**Stored items**
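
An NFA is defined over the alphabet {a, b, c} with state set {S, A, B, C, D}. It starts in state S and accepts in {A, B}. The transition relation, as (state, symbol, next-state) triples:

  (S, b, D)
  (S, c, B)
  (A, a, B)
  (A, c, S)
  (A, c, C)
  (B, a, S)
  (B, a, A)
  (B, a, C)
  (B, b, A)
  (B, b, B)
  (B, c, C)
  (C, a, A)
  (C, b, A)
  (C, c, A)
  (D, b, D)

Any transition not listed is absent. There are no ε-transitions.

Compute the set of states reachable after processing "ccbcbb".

Start in {S}.
Read 'c': S→{B}; now {B}.
Read 'c': B→{C}; now {C}.
Read 'b': C→{A}; now {A}.
Read 'c': A→{S, C}; now {S, C}.
Read 'b': S→{D}, C→{A}; now {A, D}.
Read 'b': A→∅, D→{D}; now {D}.

{D}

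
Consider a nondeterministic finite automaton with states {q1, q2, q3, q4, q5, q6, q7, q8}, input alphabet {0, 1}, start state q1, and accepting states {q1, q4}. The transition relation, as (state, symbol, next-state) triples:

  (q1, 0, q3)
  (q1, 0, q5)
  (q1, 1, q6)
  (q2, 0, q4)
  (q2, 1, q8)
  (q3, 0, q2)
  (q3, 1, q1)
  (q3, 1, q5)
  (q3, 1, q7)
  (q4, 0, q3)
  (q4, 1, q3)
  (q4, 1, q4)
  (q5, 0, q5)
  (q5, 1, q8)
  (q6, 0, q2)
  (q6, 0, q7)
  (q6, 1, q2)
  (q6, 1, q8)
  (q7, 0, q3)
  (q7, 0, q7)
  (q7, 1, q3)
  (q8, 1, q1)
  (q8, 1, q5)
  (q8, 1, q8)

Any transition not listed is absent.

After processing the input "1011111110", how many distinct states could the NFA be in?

Start in {q1}.
Read '1': q1→{q6}; now {q6}.
Read '0': q6→{q2, q7}; now {q2, q7}.
Read '1': q2→{q8}, q7→{q3}; now {q3, q8}.
Read '1': q3→{q1, q5, q7}, q8→{q1, q5, q8}; now {q1, q5, q7, q8}.
Read '1': q1→{q6}, q5→{q8}, q7→{q3}, q8→{q1, q5, q8}; now {q1, q3, q5, q6, q8}.
Read '1': q1→{q6}, q3→{q1, q5, q7}, q5→{q8}, q6→{q2, q8}, q8→{q1, q5, q8}; now {q1, q2, q5, q6, q7, q8}.
Read '1': q1→{q6}, q2→{q8}, q5→{q8}, q6→{q2, q8}, q7→{q3}, q8→{q1, q5, q8}; now {q1, q2, q3, q5, q6, q8}.
Read '1': q1→{q6}, q2→{q8}, q3→{q1, q5, q7}, q5→{q8}, q6→{q2, q8}, q8→{q1, q5, q8}; now {q1, q2, q5, q6, q7, q8}.
Read '1': q1→{q6}, q2→{q8}, q5→{q8}, q6→{q2, q8}, q7→{q3}, q8→{q1, q5, q8}; now {q1, q2, q3, q5, q6, q8}.
Read '0': q1→{q3, q5}, q2→{q4}, q3→{q2}, q5→{q5}, q6→{q2, q7}, q8→∅; now {q2, q3, q4, q5, q7}.
That set has 5 states.

5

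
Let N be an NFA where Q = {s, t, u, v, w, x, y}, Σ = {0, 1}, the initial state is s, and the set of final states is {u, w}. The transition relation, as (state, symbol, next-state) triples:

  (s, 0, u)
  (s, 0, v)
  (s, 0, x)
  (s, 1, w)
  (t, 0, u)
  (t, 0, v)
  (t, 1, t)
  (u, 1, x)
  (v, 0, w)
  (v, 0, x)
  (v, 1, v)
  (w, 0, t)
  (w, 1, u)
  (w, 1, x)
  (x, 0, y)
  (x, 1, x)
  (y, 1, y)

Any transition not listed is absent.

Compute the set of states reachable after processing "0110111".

{x, y}

Start in {s}.
Read '0': {s} → {u, v, x}.
Read '1': {u, v, x} → {v, x}.
Read '1': {v, x} → {v, x}.
Read '0': {v, x} → {w, x, y}.
Read '1': {w, x, y} → {u, x, y}.
Read '1': {u, x, y} → {x, y}.
Read '1': {x, y} → {x, y}.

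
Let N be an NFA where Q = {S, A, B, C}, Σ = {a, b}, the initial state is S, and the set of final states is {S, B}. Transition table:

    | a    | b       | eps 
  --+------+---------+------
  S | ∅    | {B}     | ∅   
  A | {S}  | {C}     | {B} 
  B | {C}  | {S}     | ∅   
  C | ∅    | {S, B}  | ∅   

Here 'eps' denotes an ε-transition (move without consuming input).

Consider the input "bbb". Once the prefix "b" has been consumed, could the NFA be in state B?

Yes

Start in {S}.
Read 'b': S→{B}; now {B}.
State B is in {B}.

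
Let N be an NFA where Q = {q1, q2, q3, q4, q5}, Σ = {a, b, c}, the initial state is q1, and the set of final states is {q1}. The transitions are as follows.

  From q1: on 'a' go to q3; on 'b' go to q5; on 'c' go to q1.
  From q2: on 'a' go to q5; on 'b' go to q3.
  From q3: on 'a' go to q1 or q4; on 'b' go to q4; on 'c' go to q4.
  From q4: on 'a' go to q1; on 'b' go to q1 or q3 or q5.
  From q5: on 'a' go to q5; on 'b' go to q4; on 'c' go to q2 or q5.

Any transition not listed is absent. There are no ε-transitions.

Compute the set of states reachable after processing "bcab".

{q4}

Start in {q1}.
Read 'b': {q1} → {q5}.
Read 'c': {q5} → {q2, q5}.
Read 'a': {q2, q5} → {q5}.
Read 'b': {q5} → {q4}.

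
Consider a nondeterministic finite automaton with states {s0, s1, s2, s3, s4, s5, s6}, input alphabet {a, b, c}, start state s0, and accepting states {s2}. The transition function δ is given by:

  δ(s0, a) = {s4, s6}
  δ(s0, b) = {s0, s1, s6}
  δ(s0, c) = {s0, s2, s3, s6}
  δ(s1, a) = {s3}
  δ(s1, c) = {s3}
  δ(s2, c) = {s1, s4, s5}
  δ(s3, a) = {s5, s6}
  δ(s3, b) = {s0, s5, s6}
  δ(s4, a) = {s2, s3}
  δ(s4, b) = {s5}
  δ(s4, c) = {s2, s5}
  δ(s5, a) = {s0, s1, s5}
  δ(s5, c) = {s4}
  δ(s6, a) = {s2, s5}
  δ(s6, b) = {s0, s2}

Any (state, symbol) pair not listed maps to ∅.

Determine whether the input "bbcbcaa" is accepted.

Yes

Start in {s0}.
Read 'b': {s0} → {s0, s1, s6}.
Read 'b': {s0, s1, s6} → {s0, s1, s2, s6}.
Read 'c': {s0, s1, s2, s6} → {s0, s1, s2, s3, s4, s5, s6}.
Read 'b': {s0, s1, s2, s3, s4, s5, s6} → {s0, s1, s2, s5, s6}.
Read 'c': {s0, s1, s2, s5, s6} → {s0, s1, s2, s3, s4, s5, s6}.
Read 'a': {s0, s1, s2, s3, s4, s5, s6} → {s0, s1, s2, s3, s4, s5, s6}.
Read 'a': {s0, s1, s2, s3, s4, s5, s6} → {s0, s1, s2, s3, s4, s5, s6}.
The final set {s0, s1, s2, s3, s4, s5, s6} contains the accepting state s2.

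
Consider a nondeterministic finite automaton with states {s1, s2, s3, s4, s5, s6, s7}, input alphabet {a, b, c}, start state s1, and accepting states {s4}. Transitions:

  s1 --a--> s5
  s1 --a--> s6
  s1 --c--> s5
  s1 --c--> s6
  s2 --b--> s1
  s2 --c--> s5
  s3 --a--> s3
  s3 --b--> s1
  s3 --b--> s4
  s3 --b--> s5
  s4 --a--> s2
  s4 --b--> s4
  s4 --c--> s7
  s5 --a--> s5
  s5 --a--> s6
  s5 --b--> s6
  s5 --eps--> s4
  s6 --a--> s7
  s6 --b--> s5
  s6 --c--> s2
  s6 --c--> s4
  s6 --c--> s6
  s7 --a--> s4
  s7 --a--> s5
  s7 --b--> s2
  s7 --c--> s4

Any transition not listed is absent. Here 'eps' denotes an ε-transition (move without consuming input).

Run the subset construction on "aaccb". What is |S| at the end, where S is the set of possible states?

5

Start in {s1}.
Read 'a': s1→{s5, s6}; union {s5, s6}; ε-closure = {s4, s5, s6}.
Read 'a': s4→{s2}, s5→{s5, s6}, s6→{s7}; union {s2, s5, s6, s7}; ε-closure = {s2, s4, s5, s6, s7}.
Read 'c': s2→{s5}, s4→{s7}, s5→∅, s6→{s2, s4, s6}, s7→{s4}; now {s2, s4, s5, s6, s7}.
Read 'c': s2→{s5}, s4→{s7}, s5→∅, s6→{s2, s4, s6}, s7→{s4}; now {s2, s4, s5, s6, s7}.
Read 'b': s2→{s1}, s4→{s4}, s5→{s6}, s6→{s5}, s7→{s2}; now {s1, s2, s4, s5, s6}.
That set has 5 states.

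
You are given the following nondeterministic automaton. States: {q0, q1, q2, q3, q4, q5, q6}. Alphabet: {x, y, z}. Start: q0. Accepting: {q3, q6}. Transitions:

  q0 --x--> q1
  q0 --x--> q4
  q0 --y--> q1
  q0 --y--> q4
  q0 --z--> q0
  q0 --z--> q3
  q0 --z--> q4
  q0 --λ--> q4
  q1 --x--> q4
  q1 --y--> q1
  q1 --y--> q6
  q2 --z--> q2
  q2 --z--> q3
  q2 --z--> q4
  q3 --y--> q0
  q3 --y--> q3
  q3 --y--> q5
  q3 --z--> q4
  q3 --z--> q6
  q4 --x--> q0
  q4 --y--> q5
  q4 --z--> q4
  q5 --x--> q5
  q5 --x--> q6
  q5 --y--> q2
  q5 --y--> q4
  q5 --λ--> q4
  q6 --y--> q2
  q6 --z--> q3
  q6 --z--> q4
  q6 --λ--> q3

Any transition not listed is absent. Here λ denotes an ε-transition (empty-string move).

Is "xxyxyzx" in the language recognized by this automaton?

Start: ε-closure({q0}) = {q0, q4}.
Read 'x': {q0, q4} → {q0, q1, q4}.
Read 'x': {q0, q1, q4} → {q0, q1, q4}.
Read 'y': {q0, q1, q4} → {q1, q3, q4, q5, q6}.
Read 'x': {q1, q3, q4, q5, q6} → {q0, q3, q4, q5, q6}.
Read 'y': {q0, q3, q4, q5, q6} → {q0, q1, q2, q3, q4, q5}.
Read 'z': {q0, q1, q2, q3, q4, q5} → {q0, q2, q3, q4, q6}.
Read 'x': {q0, q2, q3, q4, q6} → {q0, q1, q4}.
The final set {q0, q1, q4} contains no accepting state.

No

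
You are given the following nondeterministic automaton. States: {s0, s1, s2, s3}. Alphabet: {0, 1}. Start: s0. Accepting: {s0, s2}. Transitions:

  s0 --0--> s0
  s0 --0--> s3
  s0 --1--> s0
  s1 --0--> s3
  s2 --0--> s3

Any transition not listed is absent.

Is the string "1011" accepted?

Yes

Start in {s0}.
Read '1': {s0} → {s0}.
Read '0': {s0} → {s0, s3}.
Read '1': {s0, s3} → {s0}.
Read '1': {s0} → {s0}.
The final set {s0} contains the accepting state s0.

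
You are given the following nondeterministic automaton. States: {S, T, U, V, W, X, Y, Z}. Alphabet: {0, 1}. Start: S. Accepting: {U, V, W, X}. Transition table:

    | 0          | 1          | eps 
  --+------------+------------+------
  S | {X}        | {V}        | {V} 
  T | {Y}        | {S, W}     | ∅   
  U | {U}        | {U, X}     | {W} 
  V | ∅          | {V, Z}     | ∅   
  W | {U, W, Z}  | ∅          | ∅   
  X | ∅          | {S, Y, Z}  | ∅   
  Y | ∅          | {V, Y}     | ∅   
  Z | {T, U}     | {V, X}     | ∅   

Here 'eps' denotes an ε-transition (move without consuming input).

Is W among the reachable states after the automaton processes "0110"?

Start: ε-closure({S}) = {S, V}.
Read '0': S→{X}, V→∅; now {X}.
Read '1': X→{S, Y, Z}; union {S, Y, Z}; ε-closure = {S, V, Y, Z}.
Read '1': S→{V}, V→{V, Z}, Y→{V, Y}, Z→{V, X}; now {V, X, Y, Z}.
Read '0': V→∅, X→∅, Y→∅, Z→{T, U}; union {T, U}; ε-closure = {T, U, W}.
State W is in {T, U, W}.

Yes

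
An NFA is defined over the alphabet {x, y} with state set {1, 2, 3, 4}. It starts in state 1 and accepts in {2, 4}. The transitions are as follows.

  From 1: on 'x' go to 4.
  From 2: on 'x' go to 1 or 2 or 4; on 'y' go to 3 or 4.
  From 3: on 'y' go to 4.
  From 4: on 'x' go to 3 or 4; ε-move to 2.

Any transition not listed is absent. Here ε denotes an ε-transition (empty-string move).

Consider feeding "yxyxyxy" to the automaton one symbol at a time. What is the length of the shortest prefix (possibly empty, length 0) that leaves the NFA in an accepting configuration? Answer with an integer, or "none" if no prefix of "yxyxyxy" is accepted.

Start in {1}.
Read 'y': 1→∅; now ∅.
The set is empty and remains empty for the remaining 6 symbols.
No reachable set along the way intersects F.

none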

**Instructions to follow**
Copy out, word for word, the part of the entries above that begins at the line with "q1 --y--> q1" and ends at the line with "q6 --λ--> q3", including both.

**Response to the exercise**
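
  q1 --y--> q1
  q1 --y--> q6
  q2 --z--> q2
  q2 --z--> q3
  q2 --z--> q4
  q3 --y--> q0
  q3 --y--> q3
  q3 --y--> q5
  q3 --z--> q4
  q3 --z--> q6
  q4 --x--> q0
  q4 --y--> q5
  q4 --z--> q4
  q5 --x--> q5
  q5 --x--> q6
  q5 --y--> q2
  q5 --y--> q4
  q5 --λ--> q4
  q6 --y--> q2
  q6 --z--> q3
  q6 --z--> q4
  q6 --λ--> q3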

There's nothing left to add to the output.